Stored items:
*** Block opens ***
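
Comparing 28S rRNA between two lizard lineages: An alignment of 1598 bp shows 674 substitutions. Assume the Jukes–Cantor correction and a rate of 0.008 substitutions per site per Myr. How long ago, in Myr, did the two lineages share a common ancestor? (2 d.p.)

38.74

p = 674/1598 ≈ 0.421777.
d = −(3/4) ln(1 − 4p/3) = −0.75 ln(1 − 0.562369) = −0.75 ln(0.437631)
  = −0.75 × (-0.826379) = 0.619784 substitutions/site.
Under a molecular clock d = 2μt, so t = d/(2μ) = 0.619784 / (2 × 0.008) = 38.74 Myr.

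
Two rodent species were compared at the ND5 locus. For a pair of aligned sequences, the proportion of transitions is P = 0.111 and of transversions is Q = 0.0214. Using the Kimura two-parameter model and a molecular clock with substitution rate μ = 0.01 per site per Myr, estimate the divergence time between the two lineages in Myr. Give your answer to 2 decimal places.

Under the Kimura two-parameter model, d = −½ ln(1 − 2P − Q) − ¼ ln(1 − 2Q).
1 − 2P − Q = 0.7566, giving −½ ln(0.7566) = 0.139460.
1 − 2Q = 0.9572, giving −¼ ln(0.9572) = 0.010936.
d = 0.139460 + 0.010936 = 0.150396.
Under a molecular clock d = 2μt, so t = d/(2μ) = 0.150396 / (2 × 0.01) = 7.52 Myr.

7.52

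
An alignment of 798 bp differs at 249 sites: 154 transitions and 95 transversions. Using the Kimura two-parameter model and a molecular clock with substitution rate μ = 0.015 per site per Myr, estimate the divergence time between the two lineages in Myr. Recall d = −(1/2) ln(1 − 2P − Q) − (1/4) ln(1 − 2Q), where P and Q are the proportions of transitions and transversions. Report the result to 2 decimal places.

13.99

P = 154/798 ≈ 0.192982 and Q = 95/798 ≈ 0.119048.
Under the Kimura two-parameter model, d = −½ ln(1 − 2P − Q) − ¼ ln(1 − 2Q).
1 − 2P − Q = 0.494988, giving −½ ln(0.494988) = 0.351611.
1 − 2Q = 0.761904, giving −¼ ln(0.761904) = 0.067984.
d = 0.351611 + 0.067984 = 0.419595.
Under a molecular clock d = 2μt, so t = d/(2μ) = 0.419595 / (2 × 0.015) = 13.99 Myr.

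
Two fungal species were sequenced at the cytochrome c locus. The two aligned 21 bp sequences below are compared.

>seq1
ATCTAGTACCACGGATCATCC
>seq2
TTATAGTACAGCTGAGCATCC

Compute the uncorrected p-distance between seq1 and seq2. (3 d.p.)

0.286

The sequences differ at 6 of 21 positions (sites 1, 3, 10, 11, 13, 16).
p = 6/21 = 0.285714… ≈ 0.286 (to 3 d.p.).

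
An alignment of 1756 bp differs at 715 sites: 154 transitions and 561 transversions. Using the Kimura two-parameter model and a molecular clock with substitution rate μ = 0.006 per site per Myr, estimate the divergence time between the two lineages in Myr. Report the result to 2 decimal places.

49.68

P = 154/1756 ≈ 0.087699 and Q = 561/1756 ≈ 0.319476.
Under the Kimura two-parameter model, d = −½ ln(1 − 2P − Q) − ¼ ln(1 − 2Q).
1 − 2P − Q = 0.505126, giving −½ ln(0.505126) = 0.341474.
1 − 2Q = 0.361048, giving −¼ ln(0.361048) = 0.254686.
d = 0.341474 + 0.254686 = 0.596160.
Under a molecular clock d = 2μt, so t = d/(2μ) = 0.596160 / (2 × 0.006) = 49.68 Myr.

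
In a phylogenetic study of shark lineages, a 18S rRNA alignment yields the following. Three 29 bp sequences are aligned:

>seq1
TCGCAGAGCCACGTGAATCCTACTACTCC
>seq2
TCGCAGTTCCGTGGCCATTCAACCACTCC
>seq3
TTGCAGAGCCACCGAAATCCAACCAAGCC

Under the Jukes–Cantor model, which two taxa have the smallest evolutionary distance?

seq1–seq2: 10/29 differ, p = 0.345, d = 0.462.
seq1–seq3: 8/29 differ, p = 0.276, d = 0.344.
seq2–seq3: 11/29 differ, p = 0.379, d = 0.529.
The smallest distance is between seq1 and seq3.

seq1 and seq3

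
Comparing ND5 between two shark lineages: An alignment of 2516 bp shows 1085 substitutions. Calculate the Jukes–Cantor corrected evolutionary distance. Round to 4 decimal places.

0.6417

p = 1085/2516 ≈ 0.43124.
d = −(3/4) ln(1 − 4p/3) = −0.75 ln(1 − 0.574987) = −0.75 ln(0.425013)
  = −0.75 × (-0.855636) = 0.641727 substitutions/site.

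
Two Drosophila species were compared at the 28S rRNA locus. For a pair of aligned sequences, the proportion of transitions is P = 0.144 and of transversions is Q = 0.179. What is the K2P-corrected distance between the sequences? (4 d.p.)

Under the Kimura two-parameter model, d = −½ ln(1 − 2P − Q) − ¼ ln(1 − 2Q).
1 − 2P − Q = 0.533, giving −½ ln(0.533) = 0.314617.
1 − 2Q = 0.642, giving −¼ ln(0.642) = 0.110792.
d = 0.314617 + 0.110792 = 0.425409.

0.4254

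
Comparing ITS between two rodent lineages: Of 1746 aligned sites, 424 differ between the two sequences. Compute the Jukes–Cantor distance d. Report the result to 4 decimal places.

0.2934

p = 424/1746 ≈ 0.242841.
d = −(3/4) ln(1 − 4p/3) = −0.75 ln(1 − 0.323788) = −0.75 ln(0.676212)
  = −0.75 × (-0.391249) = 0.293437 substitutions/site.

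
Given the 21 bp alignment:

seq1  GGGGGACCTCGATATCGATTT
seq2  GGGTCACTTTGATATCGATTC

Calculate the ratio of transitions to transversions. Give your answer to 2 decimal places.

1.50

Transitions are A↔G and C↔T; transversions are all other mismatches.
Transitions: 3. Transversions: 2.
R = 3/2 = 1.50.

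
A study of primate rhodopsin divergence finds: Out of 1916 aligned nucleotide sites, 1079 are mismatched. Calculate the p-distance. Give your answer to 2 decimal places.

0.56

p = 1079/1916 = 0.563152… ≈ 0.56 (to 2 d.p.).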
*** Block closes ***
*** Block opens ***
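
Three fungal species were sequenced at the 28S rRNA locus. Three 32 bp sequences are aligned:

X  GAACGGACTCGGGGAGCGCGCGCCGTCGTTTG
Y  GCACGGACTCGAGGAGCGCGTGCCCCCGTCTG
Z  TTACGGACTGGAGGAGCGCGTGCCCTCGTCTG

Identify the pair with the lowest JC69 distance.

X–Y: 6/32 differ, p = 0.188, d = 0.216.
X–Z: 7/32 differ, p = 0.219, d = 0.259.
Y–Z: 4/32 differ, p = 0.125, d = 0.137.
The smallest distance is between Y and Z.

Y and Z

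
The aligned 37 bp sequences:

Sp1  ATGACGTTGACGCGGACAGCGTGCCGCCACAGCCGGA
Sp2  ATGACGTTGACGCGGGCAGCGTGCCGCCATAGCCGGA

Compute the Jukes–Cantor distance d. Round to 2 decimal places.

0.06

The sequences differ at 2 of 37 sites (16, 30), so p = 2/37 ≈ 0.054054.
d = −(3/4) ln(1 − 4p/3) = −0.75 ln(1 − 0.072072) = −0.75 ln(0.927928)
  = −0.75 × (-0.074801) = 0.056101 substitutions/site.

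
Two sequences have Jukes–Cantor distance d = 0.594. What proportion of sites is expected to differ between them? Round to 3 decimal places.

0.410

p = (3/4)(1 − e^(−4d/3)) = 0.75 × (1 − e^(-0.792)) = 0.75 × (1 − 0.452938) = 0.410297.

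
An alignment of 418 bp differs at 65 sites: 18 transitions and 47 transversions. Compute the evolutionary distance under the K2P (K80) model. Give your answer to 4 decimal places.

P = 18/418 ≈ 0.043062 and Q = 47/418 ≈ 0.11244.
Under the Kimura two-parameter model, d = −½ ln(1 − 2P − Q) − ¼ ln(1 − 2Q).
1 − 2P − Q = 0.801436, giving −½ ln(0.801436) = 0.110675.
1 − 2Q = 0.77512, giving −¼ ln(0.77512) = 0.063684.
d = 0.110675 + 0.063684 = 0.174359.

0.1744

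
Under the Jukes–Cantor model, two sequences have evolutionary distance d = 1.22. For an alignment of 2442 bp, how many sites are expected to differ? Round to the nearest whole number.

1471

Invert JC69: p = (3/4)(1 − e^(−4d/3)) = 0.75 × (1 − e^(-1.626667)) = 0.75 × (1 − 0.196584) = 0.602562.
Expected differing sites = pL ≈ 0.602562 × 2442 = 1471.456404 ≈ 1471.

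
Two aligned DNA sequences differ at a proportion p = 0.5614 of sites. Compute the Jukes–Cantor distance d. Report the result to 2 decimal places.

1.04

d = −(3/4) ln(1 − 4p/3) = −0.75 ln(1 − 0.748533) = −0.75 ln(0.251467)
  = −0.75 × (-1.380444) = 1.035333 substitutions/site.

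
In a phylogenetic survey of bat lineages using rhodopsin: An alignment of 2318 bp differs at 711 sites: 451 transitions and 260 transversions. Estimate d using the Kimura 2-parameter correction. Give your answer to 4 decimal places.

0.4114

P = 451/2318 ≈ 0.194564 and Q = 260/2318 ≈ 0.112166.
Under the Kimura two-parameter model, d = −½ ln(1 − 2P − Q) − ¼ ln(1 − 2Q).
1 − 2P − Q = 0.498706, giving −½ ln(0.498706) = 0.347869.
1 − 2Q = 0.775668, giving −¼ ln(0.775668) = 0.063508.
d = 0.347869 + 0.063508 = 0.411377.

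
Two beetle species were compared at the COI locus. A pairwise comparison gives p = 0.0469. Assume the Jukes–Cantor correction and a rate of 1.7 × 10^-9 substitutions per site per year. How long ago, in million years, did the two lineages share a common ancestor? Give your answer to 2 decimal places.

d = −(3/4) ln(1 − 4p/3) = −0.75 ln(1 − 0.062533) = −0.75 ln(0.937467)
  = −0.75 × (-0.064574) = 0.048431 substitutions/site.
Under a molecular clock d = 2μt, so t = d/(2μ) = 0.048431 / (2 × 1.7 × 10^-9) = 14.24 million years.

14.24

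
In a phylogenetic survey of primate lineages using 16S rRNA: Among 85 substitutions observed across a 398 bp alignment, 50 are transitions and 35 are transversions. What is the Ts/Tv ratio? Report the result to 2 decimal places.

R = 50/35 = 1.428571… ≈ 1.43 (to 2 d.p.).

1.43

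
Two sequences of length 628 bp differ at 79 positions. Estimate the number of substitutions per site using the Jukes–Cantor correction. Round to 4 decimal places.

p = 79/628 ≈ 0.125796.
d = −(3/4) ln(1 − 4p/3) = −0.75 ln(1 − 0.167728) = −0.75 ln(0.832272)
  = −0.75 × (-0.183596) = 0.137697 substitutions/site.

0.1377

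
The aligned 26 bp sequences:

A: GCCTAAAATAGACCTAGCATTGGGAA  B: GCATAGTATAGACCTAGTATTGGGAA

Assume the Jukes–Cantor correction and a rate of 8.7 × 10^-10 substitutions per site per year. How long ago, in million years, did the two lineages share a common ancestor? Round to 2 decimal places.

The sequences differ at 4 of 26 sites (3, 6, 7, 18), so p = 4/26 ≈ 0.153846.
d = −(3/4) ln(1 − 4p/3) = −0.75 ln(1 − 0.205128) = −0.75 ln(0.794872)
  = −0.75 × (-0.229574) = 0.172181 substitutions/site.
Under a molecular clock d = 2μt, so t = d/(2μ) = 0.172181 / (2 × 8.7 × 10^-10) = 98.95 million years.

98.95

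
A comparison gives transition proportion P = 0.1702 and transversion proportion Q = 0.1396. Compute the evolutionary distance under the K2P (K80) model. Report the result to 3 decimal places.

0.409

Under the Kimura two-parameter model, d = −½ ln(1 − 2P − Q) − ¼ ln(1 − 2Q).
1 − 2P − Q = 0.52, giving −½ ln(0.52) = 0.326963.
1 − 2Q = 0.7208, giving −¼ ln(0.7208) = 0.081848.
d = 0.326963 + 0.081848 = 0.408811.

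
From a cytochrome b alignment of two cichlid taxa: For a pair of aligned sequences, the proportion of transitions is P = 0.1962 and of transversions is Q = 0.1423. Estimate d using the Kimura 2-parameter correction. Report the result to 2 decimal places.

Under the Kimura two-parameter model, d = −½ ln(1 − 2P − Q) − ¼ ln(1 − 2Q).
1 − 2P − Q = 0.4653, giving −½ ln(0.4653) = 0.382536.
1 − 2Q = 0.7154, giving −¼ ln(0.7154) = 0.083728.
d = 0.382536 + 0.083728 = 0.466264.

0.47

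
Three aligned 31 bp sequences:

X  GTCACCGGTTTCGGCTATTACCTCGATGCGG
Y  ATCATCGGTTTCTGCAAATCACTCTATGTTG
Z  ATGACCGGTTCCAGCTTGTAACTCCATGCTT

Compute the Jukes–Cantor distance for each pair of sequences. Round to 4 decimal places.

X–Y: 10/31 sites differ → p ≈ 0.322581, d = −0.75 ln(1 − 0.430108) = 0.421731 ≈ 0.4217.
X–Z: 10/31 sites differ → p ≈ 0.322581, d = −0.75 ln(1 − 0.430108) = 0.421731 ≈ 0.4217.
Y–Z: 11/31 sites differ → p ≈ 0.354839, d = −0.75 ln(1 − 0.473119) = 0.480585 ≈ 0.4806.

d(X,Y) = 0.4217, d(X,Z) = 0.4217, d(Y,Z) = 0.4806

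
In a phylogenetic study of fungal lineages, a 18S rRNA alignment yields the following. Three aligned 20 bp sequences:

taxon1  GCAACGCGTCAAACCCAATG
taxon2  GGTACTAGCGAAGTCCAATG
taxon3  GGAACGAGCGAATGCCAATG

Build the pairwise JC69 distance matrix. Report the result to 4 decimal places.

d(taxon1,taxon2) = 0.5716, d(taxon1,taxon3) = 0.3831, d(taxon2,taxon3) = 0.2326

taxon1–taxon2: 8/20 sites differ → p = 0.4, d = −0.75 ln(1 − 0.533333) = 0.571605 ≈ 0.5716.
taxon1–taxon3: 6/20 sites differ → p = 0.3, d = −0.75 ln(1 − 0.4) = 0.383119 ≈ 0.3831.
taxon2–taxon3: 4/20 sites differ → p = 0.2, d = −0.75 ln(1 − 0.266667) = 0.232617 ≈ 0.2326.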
*** Block closes ***
Task directions: What lines in the data above contain the word "fungal"? Copy them all.

Result of this task:
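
Two fungal species were sequenced at the cytochrome c locus. The two aligned 21 bp sequences below are compared.
Three fungal species were sequenced at the 28S rRNA locus. Three 32 bp sequences are aligned:
In a phylogenetic study of fungal lineages, a 18S rRNA alignment yields the following. Three aligned 20 bp sequences: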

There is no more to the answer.